__Assignment__: Return every line of the data exactly as it stands.

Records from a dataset
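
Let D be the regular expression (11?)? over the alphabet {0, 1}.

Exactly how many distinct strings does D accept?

The expression has no Kleene star, so L(D) is finite. Expanding the alternatives gives {ε, 1, 11}.
That is 1 of length 0, 1 of length 1, 1 of length 2: 3 strings in all.

3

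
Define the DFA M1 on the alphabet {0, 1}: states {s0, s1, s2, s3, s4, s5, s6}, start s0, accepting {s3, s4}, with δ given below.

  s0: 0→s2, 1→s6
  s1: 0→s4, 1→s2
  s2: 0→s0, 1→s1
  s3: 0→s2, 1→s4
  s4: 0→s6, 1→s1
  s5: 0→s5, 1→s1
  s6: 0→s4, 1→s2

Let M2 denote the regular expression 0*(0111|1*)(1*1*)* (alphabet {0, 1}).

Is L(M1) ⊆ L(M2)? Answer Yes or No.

The string 10 is in L(M1) but not in L(M2).
So L(M1) ⊄ L(M2).

No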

__Response to the task__:
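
Let D be the regular expression (11?)? over the alphabet {0, 1}.

Exactly how many distinct strings does D accept?

The expression has no Kleene star, so L(D) is finite. Expanding the alternatives gives {ε, 1, 11}.
That is 1 of length 0, 1 of length 1, 1 of length 2: 3 strings in all.

3

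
Define the DFA M1 on the alphabet {0, 1}: states {s0, s1, s2, s3, s4, s5, s6}, start s0, accepting {s3, s4}, with δ given below.

  s0: 0→s2, 1→s6
  s1: 0→s4, 1→s2
  s2: 0→s0, 1→s1
  s3: 0→s2, 1→s4
  s4: 0→s6, 1→s1
  s5: 0→s5, 1→s1
  s6: 0→s4, 1→s2

Let M2 denote the regular expression 0*(0111|1*)(1*1*)* (alphabet {0, 1}).

Is L(M1) ⊆ L(M2)? Answer Yes or No.

The string 10 is in L(M1) but not in L(M2).
So L(M1) ⊄ L(M2).

No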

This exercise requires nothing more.